Task prompt » The response should consist of every line below, unchanged.

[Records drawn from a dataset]
Start of Block

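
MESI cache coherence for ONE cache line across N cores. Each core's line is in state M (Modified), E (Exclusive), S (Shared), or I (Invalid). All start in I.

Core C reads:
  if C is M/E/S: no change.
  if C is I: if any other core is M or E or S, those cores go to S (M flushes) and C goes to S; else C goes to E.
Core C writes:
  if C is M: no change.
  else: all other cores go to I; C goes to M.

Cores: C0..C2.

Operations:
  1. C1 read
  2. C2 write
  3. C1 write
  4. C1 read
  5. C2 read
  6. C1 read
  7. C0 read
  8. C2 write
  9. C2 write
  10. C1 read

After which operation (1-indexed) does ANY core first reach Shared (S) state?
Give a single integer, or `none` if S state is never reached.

Op 1: C1 read [C1 read from I: no other sharers -> C1=E (exclusive)] -> [I,E,I]
Op 2: C2 write [C2 write: invalidate ['C1=E'] -> C2=M] -> [I,I,M]
Op 3: C1 write [C1 write: invalidate ['C2=M'] -> C1=M] -> [I,M,I]
Op 4: C1 read [C1 read: already in M, no change] -> [I,M,I]
Op 5: C2 read [C2 read from I: others=['C1=M'] -> C2=S, others downsized to S] -> [I,S,S]
  -> First S state at op 5; remaining ops need not be traced.

Answer: 5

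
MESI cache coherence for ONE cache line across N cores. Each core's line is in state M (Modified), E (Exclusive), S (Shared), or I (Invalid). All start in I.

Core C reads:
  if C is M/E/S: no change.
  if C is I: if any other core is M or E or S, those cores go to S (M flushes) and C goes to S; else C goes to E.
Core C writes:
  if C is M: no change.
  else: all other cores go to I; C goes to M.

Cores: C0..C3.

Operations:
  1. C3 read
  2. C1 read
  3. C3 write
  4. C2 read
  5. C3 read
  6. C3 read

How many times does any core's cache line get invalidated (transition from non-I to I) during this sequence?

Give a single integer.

Op 1: C3 read [C3 read from I: no other sharers -> C3=E (exclusive)] -> [I,I,I,E] (invalidations this op: 0; running total: 0)
Op 2: C1 read [C1 read from I: others=['C3=E'] -> C1=S, others downsized to S] -> [I,S,I,S] (invalidations this op: 0; running total: 0)
Op 3: C3 write [C3 write: invalidate ['C1=S'] -> C3=M] -> [I,I,I,M] (invalidations this op: 1; running total: 1)
Op 4: C2 read [C2 read from I: others=['C3=M'] -> C2=S, others downsized to S] -> [I,I,S,S] (invalidations this op: 0; running total: 1)
Op 5: C3 read [C3 read: already in S, no change] -> [I,I,S,S] (invalidations this op: 0; running total: 1)
Op 6: C3 read [C3 read: already in S, no change] -> [I,I,S,S] (invalidations this op: 0; running total: 1)

Answer: 1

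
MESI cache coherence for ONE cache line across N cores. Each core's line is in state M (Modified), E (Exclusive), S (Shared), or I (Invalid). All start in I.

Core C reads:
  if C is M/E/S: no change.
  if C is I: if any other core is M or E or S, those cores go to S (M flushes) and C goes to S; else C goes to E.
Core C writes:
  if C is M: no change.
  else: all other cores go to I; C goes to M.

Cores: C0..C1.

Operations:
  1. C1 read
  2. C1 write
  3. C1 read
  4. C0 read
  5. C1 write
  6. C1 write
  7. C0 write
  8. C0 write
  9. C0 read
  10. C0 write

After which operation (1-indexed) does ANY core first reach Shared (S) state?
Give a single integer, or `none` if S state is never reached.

Op 1: C1 read [C1 read from I: no other sharers -> C1=E (exclusive)] -> [I,E]
Op 2: C1 write [C1 write: invalidate none -> C1=M] -> [I,M]
Op 3: C1 read [C1 read: already in M, no change] -> [I,M]
Op 4: C0 read [C0 read from I: others=['C1=M'] -> C0=S, others downsized to S] -> [S,S]
  -> First S state at op 4; remaining ops need not be traced.

Answer: 4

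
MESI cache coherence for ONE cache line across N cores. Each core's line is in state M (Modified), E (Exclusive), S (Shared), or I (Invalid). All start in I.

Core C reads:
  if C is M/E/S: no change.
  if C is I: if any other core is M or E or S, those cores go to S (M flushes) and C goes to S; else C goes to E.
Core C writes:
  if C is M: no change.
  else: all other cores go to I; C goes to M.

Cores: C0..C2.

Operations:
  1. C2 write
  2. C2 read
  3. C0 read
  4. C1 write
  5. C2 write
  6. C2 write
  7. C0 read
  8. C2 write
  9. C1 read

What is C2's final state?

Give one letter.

Answer: S

Derivation:
Op 1: C2 write [C2 write: invalidate none -> C2=M] -> [I,I,M]
Op 2: C2 read [C2 read: already in M, no change] -> [I,I,M]
Op 3: C0 read [C0 read from I: others=['C2=M'] -> C0=S, others downsized to S] -> [S,I,S]
Op 4: C1 write [C1 write: invalidate ['C0=S', 'C2=S'] -> C1=M] -> [I,M,I]
Op 5: C2 write [C2 write: invalidate ['C1=M'] -> C2=M] -> [I,I,M]
Op 6: C2 write [C2 write: already M (modified), no change] -> [I,I,M]
Op 7: C0 read [C0 read from I: others=['C2=M'] -> C0=S, others downsized to S] -> [S,I,S]
Op 8: C2 write [C2 write: invalidate ['C0=S'] -> C2=M] -> [I,I,M]
Op 9: C1 read [C1 read from I: others=['C2=M'] -> C1=S, others downsized to S] -> [I,S,S]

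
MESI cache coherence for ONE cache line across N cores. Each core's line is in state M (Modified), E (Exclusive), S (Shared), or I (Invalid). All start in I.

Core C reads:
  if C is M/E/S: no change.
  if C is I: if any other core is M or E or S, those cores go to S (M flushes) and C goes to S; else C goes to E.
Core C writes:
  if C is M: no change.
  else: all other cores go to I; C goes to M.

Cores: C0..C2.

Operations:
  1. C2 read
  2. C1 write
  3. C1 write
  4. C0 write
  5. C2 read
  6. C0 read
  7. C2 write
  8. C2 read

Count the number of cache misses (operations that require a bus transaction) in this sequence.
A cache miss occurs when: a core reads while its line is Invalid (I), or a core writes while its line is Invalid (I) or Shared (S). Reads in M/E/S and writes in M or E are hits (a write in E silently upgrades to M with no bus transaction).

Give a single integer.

Answer: 5

Derivation:
Op 1: C2 read [C2 read from I: no other sharers -> C2=E (exclusive)] -> [I,I,E] [MISS #1: read from I]
Op 2: C1 write [C1 write: invalidate ['C2=E'] -> C1=M] -> [I,M,I] [MISS #2: write from I]
Op 3: C1 write [C1 write: already M (modified), no change] -> [I,M,I] [hit: write from M]
Op 4: C0 write [C0 write: invalidate ['C1=M'] -> C0=M] -> [M,I,I] [MISS #3: write from I]
Op 5: C2 read [C2 read from I: others=['C0=M'] -> C2=S, others downsized to S] -> [S,I,S] [MISS #4: read from I]
Op 6: C0 read [C0 read: already in S, no change] -> [S,I,S] [hit: read from S]
Op 7: C2 write [C2 write: invalidate ['C0=S'] -> C2=M] -> [I,I,M] [MISS #5: write from S]
Op 8: C2 read [C2 read: already in M, no change] -> [I,I,M] [hit: read from M]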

End of Block

Result of this exercise »
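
MESI cache coherence for ONE cache line across N cores. Each core's line is in state M (Modified), E (Exclusive), S (Shared), or I (Invalid). All start in I.

Core C reads:
  if C is M/E/S: no change.
  if C is I: if any other core is M or E or S, those cores go to S (M flushes) and C goes to S; else C goes to E.
Core C writes:
  if C is M: no change.
  else: all other cores go to I; C goes to M.

Cores: C0..C2.

Operations:
  1. C1 read
  2. C2 write
  3. C1 write
  4. C1 read
  5. C2 read
  6. C1 read
  7. C0 read
  8. C2 write
  9. C2 write
  10. C1 read

After which operation (1-indexed) does ANY core first reach Shared (S) state?
Give a single integer, or `none` if S state is never reached.

Op 1: C1 read [C1 read from I: no other sharers -> C1=E (exclusive)] -> [I,E,I]
Op 2: C2 write [C2 write: invalidate ['C1=E'] -> C2=M] -> [I,I,M]
Op 3: C1 write [C1 write: invalidate ['C2=M'] -> C1=M] -> [I,M,I]
Op 4: C1 read [C1 read: already in M, no change] -> [I,M,I]
Op 5: C2 read [C2 read from I: others=['C1=M'] -> C2=S, others downsized to S] -> [I,S,S]
  -> First S state at op 5; remaining ops need not be traced.

Answer: 5

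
MESI cache coherence for ONE cache line across N cores. Each core's line is in state M (Modified), E (Exclusive), S (Shared), or I (Invalid). All start in I.

Core C reads:
  if C is M/E/S: no change.
  if C is I: if any other core is M or E or S, those cores go to S (M flushes) and C goes to S; else C goes to E.
Core C writes:
  if C is M: no change.
  else: all other cores go to I; C goes to M.

Cores: C0..C3.

Operations:
  1. C3 read
  2. C1 read
  3. C3 write
  4. C2 read
  5. C3 read
  6. C3 read

How many times does any core's cache line get invalidated (transition from non-I to I) during this sequence?

Give a single integer.

Op 1: C3 read [C3 read from I: no other sharers -> C3=E (exclusive)] -> [I,I,I,E] (invalidations this op: 0; running total: 0)
Op 2: C1 read [C1 read from I: others=['C3=E'] -> C1=S, others downsized to S] -> [I,S,I,S] (invalidations this op: 0; running total: 0)
Op 3: C3 write [C3 write: invalidate ['C1=S'] -> C3=M] -> [I,I,I,M] (invalidations this op: 1; running total: 1)
Op 4: C2 read [C2 read from I: others=['C3=M'] -> C2=S, others downsized to S] -> [I,I,S,S] (invalidations this op: 0; running total: 1)
Op 5: C3 read [C3 read: already in S, no change] -> [I,I,S,S] (invalidations this op: 0; running total: 1)
Op 6: C3 read [C3 read: already in S, no change] -> [I,I,S,S] (invalidations this op: 0; running total: 1)

Answer: 1

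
MESI cache coherence for ONE cache line across N cores. Each core's line is in state M (Modified), E (Exclusive), S (Shared), or I (Invalid). All start in I.

Core C reads:
  if C is M/E/S: no change.
  if C is I: if any other core is M or E or S, those cores go to S (M flushes) and C goes to S; else C goes to E.
Core C writes:
  if C is M: no change.
  else: all other cores go to I; C goes to M.

Cores: C0..C1.

Operations:
  1. C1 read
  2. C1 write
  3. C1 read
  4. C0 read
  5. C1 write
  6. C1 write
  7. C0 write
  8. C0 write
  9. C0 read
  10. C0 write

After which operation (1-indexed) does ANY core first reach Shared (S) state?
Give a single integer, or `none` if S state is never reached.

Op 1: C1 read [C1 read from I: no other sharers -> C1=E (exclusive)] -> [I,E]
Op 2: C1 write [C1 write: invalidate none -> C1=M] -> [I,M]
Op 3: C1 read [C1 read: already in M, no change] -> [I,M]
Op 4: C0 read [C0 read from I: others=['C1=M'] -> C0=S, others downsized to S] -> [S,S]
  -> First S state at op 4; remaining ops need not be traced.

Answer: 4

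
MESI cache coherence for ONE cache line across N cores. Each core's line is in state M (Modified), E (Exclusive), S (Shared), or I (Invalid). All start in I.

Core C reads:
  if C is M/E/S: no change.
  if C is I: if any other core is M or E or S, those cores go to S (M flushes) and C goes to S; else C goes to E.
Core C writes:
  if C is M: no change.
  else: all other cores go to I; C goes to M.

Cores: C0..C2.

Operations:
  1. C2 write
  2. C2 read
  3. C0 read
  4. C1 write
  5. C2 write
  6. C2 write
  7. C0 read
  8. C2 write
  9. C1 read

What is C2's final state?

Give one letter.

Answer: S

Derivation:
Op 1: C2 write [C2 write: invalidate none -> C2=M] -> [I,I,M]
Op 2: C2 read [C2 read: already in M, no change] -> [I,I,M]
Op 3: C0 read [C0 read from I: others=['C2=M'] -> C0=S, others downsized to S] -> [S,I,S]
Op 4: C1 write [C1 write: invalidate ['C0=S', 'C2=S'] -> C1=M] -> [I,M,I]
Op 5: C2 write [C2 write: invalidate ['C1=M'] -> C2=M] -> [I,I,M]
Op 6: C2 write [C2 write: already M (modified), no change] -> [I,I,M]
Op 7: C0 read [C0 read from I: others=['C2=M'] -> C0=S, others downsized to S] -> [S,I,S]
Op 8: C2 write [C2 write: invalidate ['C0=S'] -> C2=M] -> [I,I,M]
Op 9: C1 read [C1 read from I: others=['C2=M'] -> C1=S, others downsized to S] -> [I,S,S]

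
MESI cache coherence for ONE cache line across N cores. Each core's line is in state M (Modified), E (Exclusive), S (Shared), or I (Invalid). All start in I.

Core C reads:
  if C is M/E/S: no change.
  if C is I: if any other core is M or E or S, those cores go to S (M flushes) and C goes to S; else C goes to E.
Core C writes:
  if C is M: no change.
  else: all other cores go to I; C goes to M.

Cores: C0..C2.

Operations:
  1. C2 read
  2. C1 write
  3. C1 write
  4. C0 write
  5. C2 read
  6. C0 read
  7. C2 write
  8. C2 read

Count the number of cache misses (operations that require a bus transaction) in this sequence.
A cache miss occurs when: a core reads while its line is Invalid (I), or a core writes while its line is Invalid (I) or Shared (S). Reads in M/E/S and writes in M or E are hits (a write in E silently upgrades to M with no bus transaction).

Give a single integer.

Answer: 5

Derivation:
Op 1: C2 read [C2 read from I: no other sharers -> C2=E (exclusive)] -> [I,I,E] [MISS #1: read from I]
Op 2: C1 write [C1 write: invalidate ['C2=E'] -> C1=M] -> [I,M,I] [MISS #2: write from I]
Op 3: C1 write [C1 write: already M (modified), no change] -> [I,M,I] [hit: write from M]
Op 4: C0 write [C0 write: invalidate ['C1=M'] -> C0=M] -> [M,I,I] [MISS #3: write from I]
Op 5: C2 read [C2 read from I: others=['C0=M'] -> C2=S, others downsized to S] -> [S,I,S] [MISS #4: read from I]
Op 6: C0 read [C0 read: already in S, no change] -> [S,I,S] [hit: read from S]
Op 7: C2 write [C2 write: invalidate ['C0=S'] -> C2=M] -> [I,I,M] [MISS #5: write from S]
Op 8: C2 read [C2 read: already in M, no change] -> [I,I,M] [hit: read from M]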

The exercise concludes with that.